**INSTRUCTIONS TO FOLLOW:** Each line of the data should be duplicated precisely.

**Stored items:**
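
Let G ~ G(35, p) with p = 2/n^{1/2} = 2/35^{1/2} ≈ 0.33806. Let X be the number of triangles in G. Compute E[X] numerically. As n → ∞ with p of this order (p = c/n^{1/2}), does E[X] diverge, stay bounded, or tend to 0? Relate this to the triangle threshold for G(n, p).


Number of potential triangles: C(35, 3) = 6545.
Each occurs with probability p³ ≈ (0.33806)³ ≈ 3.8635623e-02.
By linearity: E[X] = C(35, 3)·p³ ≈ 6545 · 3.8635623e-02 ≈ 252.87015.
Since α = 1/2 < 1, p = c/n^{1/2} ≫ 1/n is above the triangle threshold p ~ 1/n. Asymptotically E[X] ~ (c³/6)·n^{3(1−α)} = (2³/6)·n^{1.5} → ∞; triangles are abundant w.h.p.

E[X] ≈ 252.87015; in regime p = Θ(1/n^{1/2}) E[X] diverges (above the triangle threshold p ~ 1/n).


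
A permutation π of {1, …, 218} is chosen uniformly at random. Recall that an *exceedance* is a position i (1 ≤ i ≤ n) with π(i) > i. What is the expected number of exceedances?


Write X = Σ_{i=1}^{218} X_i, where X_i = 1_{π(i) > i}.
For each fixed i, π(i) is uniform over {1, …, 218} (marginal of a uniform permutation), so P[π(i) > i] = (n − i)/n. Summing: Σ_{i=1}^{218} (n − i)/n = (0 + 1 + … + 217)/218 = 218(218 − 1)/(2·218) = (218 − 1)/2.
Hence E[X] = Σ_{i=1}^{218} (218 − i)/218 = 217/2 ≈ 108.500.

E[X] = 217/2 = 108.500.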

**ANSWER SECTION:**
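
Let G ~ G(35, p) with p = 2/n^{1/2} = 2/35^{1/2} ≈ 0.33806. Let X be the number of triangles in G. Compute E[X] numerically. As n → ∞ with p of this order (p = c/n^{1/2}), does E[X] diverge, stay bounded, or tend to 0? Relate this to the triangle threshold for G(n, p).


Number of potential triangles: C(35, 3) = 6545.
Each occurs with probability p³ ≈ (0.33806)³ ≈ 3.8635623e-02.
By linearity: E[X] = C(35, 3)·p³ ≈ 6545 · 3.8635623e-02 ≈ 252.87015.
Since α = 1/2 < 1, p = c/n^{1/2} ≫ 1/n is above the triangle threshold p ~ 1/n. Asymptotically E[X] ~ (c³/6)·n^{3(1−α)} = (2³/6)·n^{1.5} → ∞; triangles are abundant w.h.p.

E[X] ≈ 252.87015; in regime p = Θ(1/n^{1/2}) E[X] diverges (above the triangle threshold p ~ 1/n).


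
A permutation π of {1, …, 218} is chosen uniformly at random. Recall that an *exceedance* is a position i (1 ≤ i ≤ n) with π(i) > i. What is the expected number of exceedances?


Write X = Σ_{i=1}^{218} X_i, where X_i = 1_{π(i) > i}.
For each fixed i, π(i) is uniform over {1, …, 218} (marginal of a uniform permutation), so P[π(i) > i] = (n − i)/n. Summing: Σ_{i=1}^{218} (n − i)/n = (0 + 1 + … + 217)/218 = 218(218 − 1)/(2·218) = (218 − 1)/2.
Hence E[X] = Σ_{i=1}^{218} (218 − i)/218 = 217/2 ≈ 108.500.

E[X] = 217/2 = 108.500.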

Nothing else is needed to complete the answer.